What to produce: Copy out once more, exactly, the line with "Stated origin: Arlenia" and all the lines after it, up to the last line of the data.

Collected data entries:
..............................

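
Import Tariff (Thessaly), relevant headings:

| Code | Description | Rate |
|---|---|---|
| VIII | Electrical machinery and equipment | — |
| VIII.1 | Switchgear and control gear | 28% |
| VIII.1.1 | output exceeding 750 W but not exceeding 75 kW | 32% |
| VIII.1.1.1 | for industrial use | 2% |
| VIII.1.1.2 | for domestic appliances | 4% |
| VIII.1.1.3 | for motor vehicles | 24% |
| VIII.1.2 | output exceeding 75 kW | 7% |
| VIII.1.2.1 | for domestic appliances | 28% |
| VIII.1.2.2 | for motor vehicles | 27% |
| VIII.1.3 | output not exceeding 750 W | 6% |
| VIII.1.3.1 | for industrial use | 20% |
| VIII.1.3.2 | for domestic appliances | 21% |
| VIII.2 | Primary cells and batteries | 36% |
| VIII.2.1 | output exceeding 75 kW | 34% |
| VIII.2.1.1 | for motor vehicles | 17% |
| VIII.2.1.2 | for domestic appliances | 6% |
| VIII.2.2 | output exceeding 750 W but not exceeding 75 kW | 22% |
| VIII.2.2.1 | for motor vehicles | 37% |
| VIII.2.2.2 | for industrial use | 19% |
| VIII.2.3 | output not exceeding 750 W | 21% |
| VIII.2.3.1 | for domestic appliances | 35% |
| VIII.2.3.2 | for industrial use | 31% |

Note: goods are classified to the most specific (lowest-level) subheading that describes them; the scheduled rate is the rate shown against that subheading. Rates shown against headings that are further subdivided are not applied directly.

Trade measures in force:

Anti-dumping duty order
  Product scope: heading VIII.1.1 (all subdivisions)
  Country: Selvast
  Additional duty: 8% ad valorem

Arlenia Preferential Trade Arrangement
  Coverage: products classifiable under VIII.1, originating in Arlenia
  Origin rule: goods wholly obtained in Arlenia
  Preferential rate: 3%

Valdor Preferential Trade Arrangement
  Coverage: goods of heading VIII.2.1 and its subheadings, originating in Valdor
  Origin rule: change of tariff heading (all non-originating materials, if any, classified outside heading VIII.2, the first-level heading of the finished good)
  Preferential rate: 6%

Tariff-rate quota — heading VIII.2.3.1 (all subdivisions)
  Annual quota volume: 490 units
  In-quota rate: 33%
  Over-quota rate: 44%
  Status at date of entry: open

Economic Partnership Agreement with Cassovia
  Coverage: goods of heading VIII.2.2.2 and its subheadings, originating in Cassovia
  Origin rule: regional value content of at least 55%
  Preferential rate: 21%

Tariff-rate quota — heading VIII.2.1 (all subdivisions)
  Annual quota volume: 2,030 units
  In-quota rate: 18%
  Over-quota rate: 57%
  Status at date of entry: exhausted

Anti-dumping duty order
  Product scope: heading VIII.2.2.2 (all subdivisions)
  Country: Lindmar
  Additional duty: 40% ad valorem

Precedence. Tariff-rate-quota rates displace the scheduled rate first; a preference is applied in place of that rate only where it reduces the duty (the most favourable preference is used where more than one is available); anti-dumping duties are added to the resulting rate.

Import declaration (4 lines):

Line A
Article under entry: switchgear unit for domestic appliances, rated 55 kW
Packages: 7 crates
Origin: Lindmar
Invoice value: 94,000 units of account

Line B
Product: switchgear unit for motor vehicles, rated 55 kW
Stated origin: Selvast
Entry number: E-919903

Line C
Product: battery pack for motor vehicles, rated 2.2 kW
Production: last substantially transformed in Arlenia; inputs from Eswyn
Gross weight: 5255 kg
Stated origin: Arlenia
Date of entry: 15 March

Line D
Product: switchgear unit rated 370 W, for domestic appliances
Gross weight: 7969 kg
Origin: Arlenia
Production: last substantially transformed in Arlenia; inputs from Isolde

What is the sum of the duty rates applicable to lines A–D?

94%

Line A: switchgear unit → VIII.1; rated 55 kW → VIII.1.1; for domestic appliances → VIII.1.1.2. Scheduled 4%. No special measure applies. → 4%.
Line B: switchgear unit → VIII.1; rated 55 kW → VIII.1.1; for motor vehicles → VIII.1.1.3. Scheduled 24%. anti-dumping (Selvast, VIII.1.1): +8%; total 24% + 8% = 32%. → 32%.
Line C: battery pack → VIII.2; rated 2.2 kW → VIII.2.2; for motor vehicles → VIII.2.2.1. Scheduled 37%. Arlenia agreement on VIII.1: VIII.2.2.1 not covered. → 37%.
Line D: switchgear unit → VIII.1; rated 370 W → VIII.1.3; for domestic appliances → VIII.1.3.2. Scheduled 21%. Arlenia agreement on VIII.1: not wholly obtained. → 21%.
Sum: 4% + 32% + 37% + 21% = 94%.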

..............................

Result:
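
Stated origin: Arlenia
Date of entry: 15 March

Line D
Product: switchgear unit rated 370 W, for domestic appliances
Gross weight: 7969 kg
Origin: Arlenia
Production: last substantially transformed in Arlenia; inputs from Isolde

What is the sum of the duty rates applicable to lines A–D?

94%

Line A: switchgear unit → VIII.1; rated 55 kW → VIII.1.1; for domestic appliances → VIII.1.1.2. Scheduled 4%. No special measure applies. → 4%.
Line B: switchgear unit → VIII.1; rated 55 kW → VIII.1.1; for motor vehicles → VIII.1.1.3. Scheduled 24%. anti-dumping (Selvast, VIII.1.1): +8%; total 24% + 8% = 32%. → 32%.
Line C: battery pack → VIII.2; rated 2.2 kW → VIII.2.2; for motor vehicles → VIII.2.2.1. Scheduled 37%. Arlenia agreement on VIII.1: VIII.2.2.1 not covered. → 37%.
Line D: switchgear unit → VIII.1; rated 370 W → VIII.1.3; for domestic appliances → VIII.1.3.2. Scheduled 21%. Arlenia agreement on VIII.1: not wholly obtained. → 21%.
Sum: 4% + 32% + 37% + 21% = 94%.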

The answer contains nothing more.